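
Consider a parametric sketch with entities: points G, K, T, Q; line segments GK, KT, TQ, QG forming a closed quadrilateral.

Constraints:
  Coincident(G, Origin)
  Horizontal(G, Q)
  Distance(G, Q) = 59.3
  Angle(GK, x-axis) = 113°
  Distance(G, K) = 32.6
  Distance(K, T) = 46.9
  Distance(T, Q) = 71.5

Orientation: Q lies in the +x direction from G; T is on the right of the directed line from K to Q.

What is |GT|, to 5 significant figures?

19.669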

==========

Brief: Repeat the data above starting at the line with "Distance(G, K) = 32.6" and ending at its last line, exactly, with no other lines.

Task solution:
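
  Distance(G, K) = 32.6
  Distance(K, T) = 46.9
  Distance(T, Q) = 71.5

Orientation: Q lies in the +x direction from G; T is on the right of the directed line from K to Q.

What is |GT|, to 5 significant figures?

19.669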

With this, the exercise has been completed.